Work request:
The whole answer is the data below, retyped exactly.

Items from a dataset:
-- -- --
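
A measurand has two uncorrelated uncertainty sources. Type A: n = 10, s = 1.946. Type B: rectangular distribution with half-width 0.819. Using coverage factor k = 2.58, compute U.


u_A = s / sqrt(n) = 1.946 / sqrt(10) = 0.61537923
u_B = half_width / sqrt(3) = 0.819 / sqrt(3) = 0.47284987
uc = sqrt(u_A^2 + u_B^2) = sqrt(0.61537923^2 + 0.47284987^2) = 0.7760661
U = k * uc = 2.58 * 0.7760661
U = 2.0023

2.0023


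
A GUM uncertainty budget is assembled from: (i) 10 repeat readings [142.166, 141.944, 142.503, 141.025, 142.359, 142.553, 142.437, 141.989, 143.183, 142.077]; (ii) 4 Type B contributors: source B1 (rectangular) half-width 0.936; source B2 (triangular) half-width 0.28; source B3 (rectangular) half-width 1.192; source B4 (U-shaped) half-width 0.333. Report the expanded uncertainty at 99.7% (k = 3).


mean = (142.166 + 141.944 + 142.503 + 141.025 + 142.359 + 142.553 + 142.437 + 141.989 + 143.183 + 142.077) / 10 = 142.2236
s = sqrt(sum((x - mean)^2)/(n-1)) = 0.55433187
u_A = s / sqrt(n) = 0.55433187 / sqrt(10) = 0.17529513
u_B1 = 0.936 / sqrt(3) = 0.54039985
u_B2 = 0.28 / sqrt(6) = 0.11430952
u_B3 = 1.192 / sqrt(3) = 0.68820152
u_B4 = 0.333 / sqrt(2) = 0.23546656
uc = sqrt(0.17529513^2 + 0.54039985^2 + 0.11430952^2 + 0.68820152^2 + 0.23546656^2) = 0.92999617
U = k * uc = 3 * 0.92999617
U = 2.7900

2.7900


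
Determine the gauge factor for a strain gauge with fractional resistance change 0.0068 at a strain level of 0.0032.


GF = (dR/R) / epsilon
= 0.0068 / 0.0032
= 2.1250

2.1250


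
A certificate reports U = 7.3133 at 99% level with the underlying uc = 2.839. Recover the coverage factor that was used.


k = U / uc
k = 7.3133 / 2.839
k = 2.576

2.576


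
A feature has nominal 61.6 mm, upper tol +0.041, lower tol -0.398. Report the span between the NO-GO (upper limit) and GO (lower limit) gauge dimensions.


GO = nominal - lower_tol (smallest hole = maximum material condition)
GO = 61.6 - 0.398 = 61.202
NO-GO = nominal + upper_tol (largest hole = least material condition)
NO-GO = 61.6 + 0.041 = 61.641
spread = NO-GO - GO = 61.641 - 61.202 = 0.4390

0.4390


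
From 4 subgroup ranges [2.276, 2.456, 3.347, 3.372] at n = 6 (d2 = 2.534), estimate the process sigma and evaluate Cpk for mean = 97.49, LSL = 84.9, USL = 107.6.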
-- -- --
The completed task:
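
A measurand has two uncorrelated uncertainty sources. Type A: n = 10, s = 1.946. Type B: rectangular distribution with half-width 0.819. Using coverage factor k = 2.58, compute U.


u_A = s / sqrt(n) = 1.946 / sqrt(10) = 0.61537923
u_B = half_width / sqrt(3) = 0.819 / sqrt(3) = 0.47284987
uc = sqrt(u_A^2 + u_B^2) = sqrt(0.61537923^2 + 0.47284987^2) = 0.7760661
U = k * uc = 2.58 * 0.7760661
U = 2.0023

2.0023


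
A GUM uncertainty budget is assembled from: (i) 10 repeat readings [142.166, 141.944, 142.503, 141.025, 142.359, 142.553, 142.437, 141.989, 143.183, 142.077]; (ii) 4 Type B contributors: source B1 (rectangular) half-width 0.936; source B2 (triangular) half-width 0.28; source B3 (rectangular) half-width 1.192; source B4 (U-shaped) half-width 0.333. Report the expanded uncertainty at 99.7% (k = 3).


mean = (142.166 + 141.944 + 142.503 + 141.025 + 142.359 + 142.553 + 142.437 + 141.989 + 143.183 + 142.077) / 10 = 142.2236
s = sqrt(sum((x - mean)^2)/(n-1)) = 0.55433187
u_A = s / sqrt(n) = 0.55433187 / sqrt(10) = 0.17529513
u_B1 = 0.936 / sqrt(3) = 0.54039985
u_B2 = 0.28 / sqrt(6) = 0.11430952
u_B3 = 1.192 / sqrt(3) = 0.68820152
u_B4 = 0.333 / sqrt(2) = 0.23546656
uc = sqrt(0.17529513^2 + 0.54039985^2 + 0.11430952^2 + 0.68820152^2 + 0.23546656^2) = 0.92999617
U = k * uc = 3 * 0.92999617
U = 2.7900

2.7900


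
Determine the gauge factor for a strain gauge with fractional resistance change 0.0068 at a strain level of 0.0032.


GF = (dR/R) / epsilon
= 0.0068 / 0.0032
= 2.1250

2.1250


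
A certificate reports U = 7.3133 at 99% level with the underlying uc = 2.839. Recover the coverage factor that was used.


k = U / uc
k = 7.3133 / 2.839
k = 2.576

2.576


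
A feature has nominal 61.6 mm, upper tol +0.041, lower tol -0.398. Report the span between the NO-GO (upper limit) and GO (lower limit) gauge dimensions.


GO = nominal - lower_tol (smallest hole = maximum material condition)
GO = 61.6 - 0.398 = 61.202
NO-GO = nominal + upper_tol (largest hole = least material condition)
NO-GO = 61.6 + 0.041 = 61.641
spread = NO-GO - GO = 61.641 - 61.202 = 0.4390

0.4390


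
From 4 subgroup ranges [2.276, 2.456, 3.347, 3.372] at n = 6 (d2 = 2.534), estimate the process sigma and evaluate Cpk for mean = 97.49, LSL = 84.9, USL = 107.6.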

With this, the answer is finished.